++++ Given entries

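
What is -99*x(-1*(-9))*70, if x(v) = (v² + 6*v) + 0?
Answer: -935550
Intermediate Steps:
x(v) = v² + 6*v
-99*x(-1*(-9))*70 = -99*(-1*(-9))*(6 - 1*(-9))*70 = -891*(6 + 9)*70 = -891*15*70 = -99*135*70 = -13365*70 = -935550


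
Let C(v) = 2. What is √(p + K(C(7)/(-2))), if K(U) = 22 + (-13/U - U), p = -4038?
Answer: I*√4002 ≈ 63.261*I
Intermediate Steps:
K(U) = 22 - U - 13/U (K(U) = 22 + (-U - 13/U) = 22 - U - 13/U)
√(p + K(C(7)/(-2))) = √(-4038 + (22 - 2/(-2) - 13/(2/(-2)))) = √(-4038 + (22 - 2*(-1)/2 - 13/(2*(-½)))) = √(-4038 + (22 - 1*(-1) - 13/(-1))) = √(-4038 + (22 + 1 - 13*(-1))) = √(-4038 + (22 + 1 + 13)) = √(-4038 + 36) = √(-4002) = I*√4002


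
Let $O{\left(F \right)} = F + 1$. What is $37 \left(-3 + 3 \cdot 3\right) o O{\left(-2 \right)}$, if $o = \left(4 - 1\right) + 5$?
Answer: $-1776$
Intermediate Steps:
$o = 8$ ($o = 3 + 5 = 8$)
$O{\left(F \right)} = 1 + F$
$37 \left(-3 + 3 \cdot 3\right) o O{\left(-2 \right)} = 37 \left(-3 + 3 \cdot 3\right) 8 \left(1 - 2\right) = 37 \left(-3 + 9\right) 8 \left(-1\right) = 37 \cdot 6 \cdot 8 \left(-1\right) = 37 \cdot 48 \left(-1\right) = 1776 \left(-1\right) = -1776$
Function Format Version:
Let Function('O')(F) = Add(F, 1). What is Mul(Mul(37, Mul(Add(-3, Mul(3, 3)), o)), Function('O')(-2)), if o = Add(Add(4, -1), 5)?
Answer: -1776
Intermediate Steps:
o = 8 (o = Add(3, 5) = 8)
Function('O')(F) = Add(1, F)
Mul(Mul(37, Mul(Add(-3, Mul(3, 3)), o)), Function('O')(-2)) = Mul(Mul(37, Mul(Add(-3, Mul(3, 3)), 8)), Add(1, -2)) = Mul(Mul(37, Mul(Add(-3, 9), 8)), -1) = Mul(Mul(37, Mul(6, 8)), -1) = Mul(Mul(37, 48), -1) = Mul(1776, -1) = -1776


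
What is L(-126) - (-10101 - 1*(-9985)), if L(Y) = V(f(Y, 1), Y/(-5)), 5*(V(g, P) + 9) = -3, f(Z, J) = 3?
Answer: 532/5 ≈ 106.40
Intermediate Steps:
V(g, P) = -48/5 (V(g, P) = -9 + (1/5)*(-3) = -9 - 3/5 = -48/5)
L(Y) = -48/5
L(-126) - (-10101 - 1*(-9985)) = -48/5 - (-10101 - 1*(-9985)) = -48/5 - (-10101 + 9985) = -48/5 - 1*(-116) = -48/5 + 116 = 532/5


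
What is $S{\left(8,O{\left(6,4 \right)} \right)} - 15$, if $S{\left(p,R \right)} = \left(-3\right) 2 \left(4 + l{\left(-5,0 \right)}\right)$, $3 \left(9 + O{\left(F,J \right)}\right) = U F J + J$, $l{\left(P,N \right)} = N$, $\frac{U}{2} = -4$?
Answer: $-39$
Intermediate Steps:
$U = -8$ ($U = 2 \left(-4\right) = -8$)
$O{\left(F,J \right)} = -9 + \frac{J}{3} - \frac{8 F J}{3}$ ($O{\left(F,J \right)} = -9 + \frac{- 8 F J + J}{3} = -9 + \frac{J - 8 F J}{3} = -9 - \left(- \frac{J}{3} + \frac{8 F J}{3}\right) = -9 + \frac{J}{3} - \frac{8 F J}{3}$)
$S{\left(p,R \right)} = -24$ ($S{\left(p,R \right)} = \left(-3\right) 2 \left(4 + 0\right) = \left(-6\right) 4 = -24$)
$S{\left(8,O{\left(6,4 \right)} \right)} - 15 = -24 - 15 = -39$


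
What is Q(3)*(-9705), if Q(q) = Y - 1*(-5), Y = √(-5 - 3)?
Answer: -48525 - 19410*I*√2 ≈ -48525.0 - 27450.0*I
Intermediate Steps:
Y = 2*I*√2 (Y = √(-8) = 2*I*√2 ≈ 2.8284*I)
Q(q) = 5 + 2*I*√2 (Q(q) = 2*I*√2 - 1*(-5) = 2*I*√2 + 5 = 5 + 2*I*√2)
Q(3)*(-9705) = (5 + 2*I*√2)*(-9705) = -48525 - 19410*I*√2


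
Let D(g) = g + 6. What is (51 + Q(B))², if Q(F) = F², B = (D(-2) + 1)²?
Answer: 456976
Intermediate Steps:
D(g) = 6 + g
B = 25 (B = ((6 - 2) + 1)² = (4 + 1)² = 5² = 25)
(51 + Q(B))² = (51 + 25²)² = (51 + 625)² = 676² = 456976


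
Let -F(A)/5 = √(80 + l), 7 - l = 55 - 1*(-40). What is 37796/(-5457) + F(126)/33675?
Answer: -37796/5457 - 2*I*√2/6735 ≈ -6.9261 - 0.00041996*I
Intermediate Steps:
l = -88 (l = 7 - (55 - 1*(-40)) = 7 - (55 + 40) = 7 - 1*95 = 7 - 95 = -88)
F(A) = -10*I*√2 (F(A) = -5*√(80 - 88) = -10*I*√2)
37796/(-5457) + F(126)/33675 = 37796/(-5457) - 10*I*√2/33675 = 37796*(-1/5457) - 10*I*√2*(1/33675) = -37796/5457 - 2*I*√2/6735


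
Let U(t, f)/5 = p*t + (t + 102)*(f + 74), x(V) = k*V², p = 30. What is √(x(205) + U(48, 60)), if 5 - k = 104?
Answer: 5*I*√162111 ≈ 2013.2*I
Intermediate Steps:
k = -99 (k = 5 - 1*104 = 5 - 104 = -99)
x(V) = -99*V²
U(t, f) = 150*t + 5*(74 + f)*(102 + t) (U(t, f) = 5*(30*t + (t + 102)*(f + 74)) = 5*(30*t + (102 + t)*(74 + f)) = 5*(30*t + (74 + f)*(102 + t)) = 150*t + 5*(74 + f)*(102 + t))
√(x(205) + U(48, 60)) = √(-99*205² + (37740 + 510*60 + 520*48 + 5*60*48)) = √(-99*42025 + (37740 + 30600 + 24960 + 14400)) = √(-4160475 + 107700) = √(-4052775) = 5*I*√162111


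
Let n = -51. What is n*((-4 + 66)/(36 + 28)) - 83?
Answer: -4237/32 ≈ -132.41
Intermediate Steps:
n*((-4 + 66)/(36 + 28)) - 83 = -51*(-4 + 66)/(36 + 28) - 83 = -3162/64 - 83 = -51*31/32 - 83 = -1581/32 - 83 = -4237/32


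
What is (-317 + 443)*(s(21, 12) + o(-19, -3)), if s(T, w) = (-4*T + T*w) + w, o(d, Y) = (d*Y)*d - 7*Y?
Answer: -111132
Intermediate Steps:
o(d, Y) = -7*Y + Y*d² (o(d, Y) = (Y*d)*d - 7*Y = Y*d² - 7*Y = -7*Y + Y*d²)
s(T, w) = w - 4*T + T*w
(-317 + 443)*(s(21, 12) + o(-19, -3)) = (-317 + 443)*((12 - 4*21 + 21*12) - 3*(-7 + (-19)²)) = 126*((12 - 84 + 252) - 3*(-7 + 361)) = 126*(180 - 3*354) = 126*(180 - 1062) = 126*(-882) = -111132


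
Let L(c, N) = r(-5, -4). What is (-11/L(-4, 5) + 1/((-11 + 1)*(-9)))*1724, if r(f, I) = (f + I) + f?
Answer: 432724/315 ≈ 1373.7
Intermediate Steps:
r(f, I) = I + 2*f (r(f, I) = (I + f) + f = I + 2*f)
L(c, N) = -14 (L(c, N) = -4 + 2*(-5) = -4 - 10 = -14)
(-11/L(-4, 5) + 1/((-11 + 1)*(-9)))*1724 = (-11/(-14) + 1/((-11 + 1)*(-9)))*1724 = (-11*(-1/14) - ⅑/(-10))*1724 = (11/14 - ⅒*(-⅑))*1724 = (11/14 + 1/90)*1724 = (251/315)*1724 = 432724/315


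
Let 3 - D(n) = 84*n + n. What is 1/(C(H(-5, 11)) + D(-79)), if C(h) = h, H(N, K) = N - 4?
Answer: 1/6709 ≈ 0.00014905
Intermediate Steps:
H(N, K) = -4 + N
D(n) = 3 - 85*n (D(n) = 3 - (84*n + n) = 3 - 85*n)
1/(C(H(-5, 11)) + D(-79)) = 1/((-4 - 5) + (3 - 85*(-79))) = 1/(-9 + (3 + 6715)) = 1/(-9 + 6718) = 1/6709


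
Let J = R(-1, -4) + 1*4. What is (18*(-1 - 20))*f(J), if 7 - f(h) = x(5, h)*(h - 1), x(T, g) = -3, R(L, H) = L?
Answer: -4914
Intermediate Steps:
J = 3 (J = -1 + 1*4 = -1 + 4 = 3)
f(h) = 4 + 3*h (f(h) = 7 - (-3)*(h - 1) = 7 - (-3)*(-1 + h) = 7 - (3 - 3*h) = 7 + (-3 + 3*h) = 4 + 3*h)
(18*(-1 - 20))*f(J) = (18*(-1 - 20))*(4 + 3*3) = (18*(-21))*(4 + 9) = -378*13 = -4914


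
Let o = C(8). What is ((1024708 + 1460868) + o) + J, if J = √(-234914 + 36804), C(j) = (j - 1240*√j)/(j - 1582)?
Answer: 1956148308/787 + 1240*√2/787 + I*√198110 ≈ 2.4856e+6 + 445.1*I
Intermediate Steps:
C(j) = (j - 1240*√j)/(-1582 + j)
o = -4/787 + 1240*√2/787 (o = (8 - 2480*√2)/(-1582 + 8) = (8 - 2480*√2)/(-1574) = -(8 - 2480*√2)/1574 = -4/787 + 1240*√2/787 ≈ 2.2232)
J = I*√198110 (J = √(-198110) = I*√198110 ≈ 445.1*I)
((1024708 + 1460868) + o) + J = ((1024708 + 1460868) + (-4/787 + 1240*√2/787)) + I*√198110 = (2485576 + (-4/787 + 1240*√2/787)) + I*√198110 = (1956148308/787 + 1240*√2/787) + I*√198110 = 1956148308/787 + 1240*√2/787 + I*√198110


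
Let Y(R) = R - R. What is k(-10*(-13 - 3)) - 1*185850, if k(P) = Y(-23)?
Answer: -185850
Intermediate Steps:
Y(R) = 0
k(P) = 0
k(-10*(-13 - 3)) - 1*185850 = 0 - 1*185850 = 0 - 185850 = -185850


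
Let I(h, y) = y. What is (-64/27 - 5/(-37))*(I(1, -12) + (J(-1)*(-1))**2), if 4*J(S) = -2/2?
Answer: 426503/15984 ≈ 26.683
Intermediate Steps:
J(S) = -1/4 (J(S) = (-2/2)/4 = (-2*1/2)/4 = (1/4)*(-1) = -1/4)
(-64/27 - 5/(-37))*(I(1, -12) + (J(-1)*(-1))**2) = (-64/27 - 5/(-37))*(-12 + (-1/4*(-1))**2) = (-64*1/27 - 5*(-1/37))*(-12 + (1/4)**2) = (-64/27 + 5/37)*(-12 + 1/16) = -2233/999*(-191/16) = 426503/15984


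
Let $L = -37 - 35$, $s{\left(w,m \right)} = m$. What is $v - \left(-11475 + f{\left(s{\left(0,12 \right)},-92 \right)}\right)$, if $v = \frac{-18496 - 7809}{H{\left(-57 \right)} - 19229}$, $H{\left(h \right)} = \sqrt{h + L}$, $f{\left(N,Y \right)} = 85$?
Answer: $\frac{842402074229}{73950914} + \frac{5261 i \sqrt{129}}{73950914} \approx 11391.0 + 0.00080802 i$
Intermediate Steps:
$L = -72$
$H{\left(h \right)} = \sqrt{-72 + h}$ ($H{\left(h \right)} = \sqrt{h - 72} = \sqrt{-72 + h}$)
$v = - \frac{26305}{-19229 + i \sqrt{129}}$ ($v = \frac{-18496 - 7809}{\sqrt{-72 - 57} - 19229} = - \frac{26305}{\sqrt{-129} - 19229} = - \frac{26305}{i \sqrt{129} - 19229} = - \frac{26305}{-19229 + i \sqrt{129}} \approx 1.368 + 0.00080802 i$)
$v - \left(-11475 + f{\left(s{\left(0,12 \right)},-92 \right)}\right) = \left(\frac{101163769}{73950914} + \frac{5261 i \sqrt{129}}{73950914}\right) + \left(\left(10169 + 1306\right) - 85\right) = \left(\frac{101163769}{73950914} + \frac{5261 i \sqrt{129}}{73950914}\right) + \left(11475 - 85\right) = \left(\frac{101163769}{73950914} + \frac{5261 i \sqrt{129}}{73950914}\right) + 11390 = \frac{842402074229}{73950914} + \frac{5261 i \sqrt{129}}{73950914}$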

++++++++

▸ **Problem**: A verbatim transcription is needed of the lines above, starting at the line with "Answer: -4914" and ending at the line with "Answer: 1956148308/787 +", both included, and of nothing else.

▸ **Written answer**:
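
Answer: -4914
Intermediate Steps:
J = 3 (J = -1 + 1*4 = -1 + 4 = 3)
f(h) = 4 + 3*h (f(h) = 7 - (-3)*(h - 1) = 7 - (-3)*(-1 + h) = 7 - (3 - 3*h) = 7 + (-3 + 3*h) = 4 + 3*h)
(18*(-1 - 20))*f(J) = (18*(-1 - 20))*(4 + 3*3) = (18*(-21))*(4 + 9) = -378*13 = -4914


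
Let o = C(8). What is ((1024708 + 1460868) + o) + J, if J = √(-234914 + 36804), C(j) = (j - 1240*√j)/(j - 1582)?
Answer: 1956148308/787 + 1240*√2/787 + I*√198110 ≈ 2.4856e+6 + 445.1*I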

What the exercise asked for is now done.